Somewhere below are a line with "2, 5). Per-segment" and a later line with "seg 1: a=-3 b=1/2 c=3/4 d=-1/12". Output exactly those lines and all lines between them.

======== SOURCE MATERIAL ========

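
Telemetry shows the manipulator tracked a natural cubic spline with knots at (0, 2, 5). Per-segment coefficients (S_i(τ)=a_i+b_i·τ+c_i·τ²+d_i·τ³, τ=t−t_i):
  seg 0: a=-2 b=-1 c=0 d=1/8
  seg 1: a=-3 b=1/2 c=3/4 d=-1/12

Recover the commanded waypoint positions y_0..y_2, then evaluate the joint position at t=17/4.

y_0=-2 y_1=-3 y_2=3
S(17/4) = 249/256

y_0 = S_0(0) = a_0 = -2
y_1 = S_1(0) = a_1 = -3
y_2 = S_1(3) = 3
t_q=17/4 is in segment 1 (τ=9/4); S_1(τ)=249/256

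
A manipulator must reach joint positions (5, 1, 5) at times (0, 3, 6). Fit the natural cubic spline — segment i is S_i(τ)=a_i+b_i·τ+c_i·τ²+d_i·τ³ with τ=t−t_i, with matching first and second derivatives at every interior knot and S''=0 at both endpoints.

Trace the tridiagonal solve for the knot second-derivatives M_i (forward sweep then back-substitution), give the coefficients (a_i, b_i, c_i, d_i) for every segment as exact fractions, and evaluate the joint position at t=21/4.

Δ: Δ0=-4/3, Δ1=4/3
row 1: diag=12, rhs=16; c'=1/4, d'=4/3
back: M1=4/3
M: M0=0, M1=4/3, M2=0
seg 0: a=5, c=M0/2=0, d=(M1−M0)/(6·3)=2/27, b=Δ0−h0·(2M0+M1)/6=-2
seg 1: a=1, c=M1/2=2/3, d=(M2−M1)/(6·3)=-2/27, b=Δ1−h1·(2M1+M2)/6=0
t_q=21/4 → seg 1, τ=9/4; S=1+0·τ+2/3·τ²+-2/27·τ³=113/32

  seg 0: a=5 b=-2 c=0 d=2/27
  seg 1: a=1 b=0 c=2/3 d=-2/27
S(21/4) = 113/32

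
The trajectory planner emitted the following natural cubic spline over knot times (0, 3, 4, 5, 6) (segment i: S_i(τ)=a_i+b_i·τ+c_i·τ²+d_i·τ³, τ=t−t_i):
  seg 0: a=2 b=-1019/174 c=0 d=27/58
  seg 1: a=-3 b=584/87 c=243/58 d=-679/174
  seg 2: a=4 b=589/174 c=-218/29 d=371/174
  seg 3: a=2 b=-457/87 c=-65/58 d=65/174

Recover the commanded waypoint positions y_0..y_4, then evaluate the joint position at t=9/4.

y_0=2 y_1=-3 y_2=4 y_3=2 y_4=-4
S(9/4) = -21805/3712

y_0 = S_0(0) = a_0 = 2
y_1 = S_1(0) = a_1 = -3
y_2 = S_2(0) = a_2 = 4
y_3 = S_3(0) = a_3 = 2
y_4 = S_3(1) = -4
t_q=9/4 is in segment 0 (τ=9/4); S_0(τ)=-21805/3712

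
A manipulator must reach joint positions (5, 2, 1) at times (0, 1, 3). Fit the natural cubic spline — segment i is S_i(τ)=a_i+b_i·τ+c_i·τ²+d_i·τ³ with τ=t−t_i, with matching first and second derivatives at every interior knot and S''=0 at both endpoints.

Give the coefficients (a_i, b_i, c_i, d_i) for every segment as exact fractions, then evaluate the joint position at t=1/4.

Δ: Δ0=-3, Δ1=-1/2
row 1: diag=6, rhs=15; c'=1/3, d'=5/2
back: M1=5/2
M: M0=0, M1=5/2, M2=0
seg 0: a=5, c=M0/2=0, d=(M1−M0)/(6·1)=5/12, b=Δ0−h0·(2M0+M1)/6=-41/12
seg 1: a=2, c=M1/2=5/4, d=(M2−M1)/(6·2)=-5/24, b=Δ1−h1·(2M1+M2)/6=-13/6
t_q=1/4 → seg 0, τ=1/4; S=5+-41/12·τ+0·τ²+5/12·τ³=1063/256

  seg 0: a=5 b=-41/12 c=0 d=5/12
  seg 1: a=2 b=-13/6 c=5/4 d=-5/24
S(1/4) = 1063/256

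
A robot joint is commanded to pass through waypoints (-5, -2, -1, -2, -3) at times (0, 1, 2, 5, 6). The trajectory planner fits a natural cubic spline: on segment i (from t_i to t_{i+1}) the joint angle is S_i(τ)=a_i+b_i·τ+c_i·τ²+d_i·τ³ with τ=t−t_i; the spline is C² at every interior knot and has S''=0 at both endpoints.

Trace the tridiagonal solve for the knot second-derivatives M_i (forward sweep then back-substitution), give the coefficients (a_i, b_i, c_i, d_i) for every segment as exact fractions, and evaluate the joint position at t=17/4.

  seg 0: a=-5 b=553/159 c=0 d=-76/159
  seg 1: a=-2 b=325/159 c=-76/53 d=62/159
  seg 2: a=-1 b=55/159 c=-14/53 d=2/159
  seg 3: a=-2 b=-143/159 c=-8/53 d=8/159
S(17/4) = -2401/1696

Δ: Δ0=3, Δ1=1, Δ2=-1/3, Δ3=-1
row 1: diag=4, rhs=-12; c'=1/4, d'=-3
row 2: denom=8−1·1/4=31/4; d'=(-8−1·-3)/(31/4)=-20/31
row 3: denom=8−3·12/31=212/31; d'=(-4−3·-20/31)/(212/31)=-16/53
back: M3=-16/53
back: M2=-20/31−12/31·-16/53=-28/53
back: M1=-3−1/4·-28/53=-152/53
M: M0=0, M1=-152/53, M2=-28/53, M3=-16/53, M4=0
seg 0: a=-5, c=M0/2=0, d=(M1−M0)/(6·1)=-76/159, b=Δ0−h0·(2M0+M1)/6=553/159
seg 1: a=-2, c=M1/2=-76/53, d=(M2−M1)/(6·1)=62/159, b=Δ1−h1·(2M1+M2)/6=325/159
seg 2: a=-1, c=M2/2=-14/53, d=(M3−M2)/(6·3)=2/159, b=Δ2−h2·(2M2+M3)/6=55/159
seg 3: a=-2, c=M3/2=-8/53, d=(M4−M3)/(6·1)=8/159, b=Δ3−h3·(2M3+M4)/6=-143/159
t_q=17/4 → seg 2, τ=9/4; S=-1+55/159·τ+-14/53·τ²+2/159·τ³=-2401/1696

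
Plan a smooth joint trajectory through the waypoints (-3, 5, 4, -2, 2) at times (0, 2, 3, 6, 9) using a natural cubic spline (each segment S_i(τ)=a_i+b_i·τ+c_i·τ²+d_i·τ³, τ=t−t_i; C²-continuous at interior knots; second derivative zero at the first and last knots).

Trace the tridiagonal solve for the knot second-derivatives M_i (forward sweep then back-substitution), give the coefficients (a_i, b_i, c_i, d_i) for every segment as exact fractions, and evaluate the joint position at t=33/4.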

========
======== SOURCE MATERIAL ========

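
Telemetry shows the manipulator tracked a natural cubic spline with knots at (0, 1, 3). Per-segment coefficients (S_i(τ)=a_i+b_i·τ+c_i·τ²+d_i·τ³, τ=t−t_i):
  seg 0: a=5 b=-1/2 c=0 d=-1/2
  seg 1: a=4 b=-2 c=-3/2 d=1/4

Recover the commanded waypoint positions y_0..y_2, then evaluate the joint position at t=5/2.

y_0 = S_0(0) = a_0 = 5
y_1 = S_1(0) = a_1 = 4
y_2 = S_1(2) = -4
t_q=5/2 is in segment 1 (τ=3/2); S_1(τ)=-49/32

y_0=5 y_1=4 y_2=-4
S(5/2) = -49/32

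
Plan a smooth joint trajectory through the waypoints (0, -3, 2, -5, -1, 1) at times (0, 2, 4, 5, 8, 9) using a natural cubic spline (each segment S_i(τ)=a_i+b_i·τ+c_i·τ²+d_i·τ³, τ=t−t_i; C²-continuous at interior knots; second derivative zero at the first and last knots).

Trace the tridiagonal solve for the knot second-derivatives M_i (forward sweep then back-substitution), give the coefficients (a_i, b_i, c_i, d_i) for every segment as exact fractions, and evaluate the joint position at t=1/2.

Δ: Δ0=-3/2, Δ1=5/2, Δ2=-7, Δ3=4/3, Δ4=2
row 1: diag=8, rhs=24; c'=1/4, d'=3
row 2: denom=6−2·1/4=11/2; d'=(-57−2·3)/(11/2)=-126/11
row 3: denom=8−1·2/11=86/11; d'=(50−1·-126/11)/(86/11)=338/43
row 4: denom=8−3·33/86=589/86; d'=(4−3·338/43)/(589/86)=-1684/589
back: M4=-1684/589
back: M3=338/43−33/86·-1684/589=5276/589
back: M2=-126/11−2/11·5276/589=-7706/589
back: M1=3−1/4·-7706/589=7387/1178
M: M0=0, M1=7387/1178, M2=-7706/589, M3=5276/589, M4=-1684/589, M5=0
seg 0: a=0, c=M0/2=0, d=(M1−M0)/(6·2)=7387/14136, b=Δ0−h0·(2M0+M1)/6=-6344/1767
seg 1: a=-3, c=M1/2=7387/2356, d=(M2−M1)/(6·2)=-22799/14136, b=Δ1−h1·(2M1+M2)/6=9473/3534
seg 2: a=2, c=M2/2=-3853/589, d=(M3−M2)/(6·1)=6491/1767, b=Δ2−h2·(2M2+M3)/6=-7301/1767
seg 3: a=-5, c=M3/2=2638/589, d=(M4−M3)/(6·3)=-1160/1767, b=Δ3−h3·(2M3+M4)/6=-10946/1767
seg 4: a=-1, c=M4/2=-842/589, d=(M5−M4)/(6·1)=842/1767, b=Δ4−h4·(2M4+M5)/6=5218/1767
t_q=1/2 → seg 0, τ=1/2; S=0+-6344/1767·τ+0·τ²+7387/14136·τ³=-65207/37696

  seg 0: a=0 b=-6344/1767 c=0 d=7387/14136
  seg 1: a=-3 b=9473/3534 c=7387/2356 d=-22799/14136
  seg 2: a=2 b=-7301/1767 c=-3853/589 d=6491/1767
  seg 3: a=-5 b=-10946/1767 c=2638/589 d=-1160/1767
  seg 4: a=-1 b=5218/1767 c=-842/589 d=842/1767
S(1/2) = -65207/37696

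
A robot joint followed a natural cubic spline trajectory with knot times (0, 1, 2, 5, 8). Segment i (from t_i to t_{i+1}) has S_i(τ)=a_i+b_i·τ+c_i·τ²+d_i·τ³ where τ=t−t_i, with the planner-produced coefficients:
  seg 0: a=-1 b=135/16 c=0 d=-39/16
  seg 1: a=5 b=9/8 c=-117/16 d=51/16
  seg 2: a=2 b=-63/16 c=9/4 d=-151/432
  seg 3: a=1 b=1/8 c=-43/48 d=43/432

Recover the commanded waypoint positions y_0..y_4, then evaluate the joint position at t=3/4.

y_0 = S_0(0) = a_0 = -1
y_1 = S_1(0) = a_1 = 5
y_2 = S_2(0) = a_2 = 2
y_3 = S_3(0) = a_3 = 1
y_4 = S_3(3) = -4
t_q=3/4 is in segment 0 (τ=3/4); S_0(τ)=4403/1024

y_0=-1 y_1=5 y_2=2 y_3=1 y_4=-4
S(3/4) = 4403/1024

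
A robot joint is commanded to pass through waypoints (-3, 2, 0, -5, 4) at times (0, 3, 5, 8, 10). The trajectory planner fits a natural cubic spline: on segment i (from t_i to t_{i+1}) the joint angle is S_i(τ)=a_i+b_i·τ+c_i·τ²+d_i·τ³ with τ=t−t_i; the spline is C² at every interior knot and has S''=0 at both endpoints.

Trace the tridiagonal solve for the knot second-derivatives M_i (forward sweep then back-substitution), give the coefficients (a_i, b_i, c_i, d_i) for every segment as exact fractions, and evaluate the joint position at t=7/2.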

========

- [OUTPUT BELOW]:
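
Telemetry shows the manipulator tracked a natural cubic spline with knots at (0, 2, 5). Per-segment coefficients (S_i(τ)=a_i+b_i·τ+c_i·τ²+d_i·τ³, τ=t−t_i):
  seg 0: a=-2 b=-1 c=0 d=1/8
  seg 1: a=-3 b=1/2 c=3/4 d=-1/12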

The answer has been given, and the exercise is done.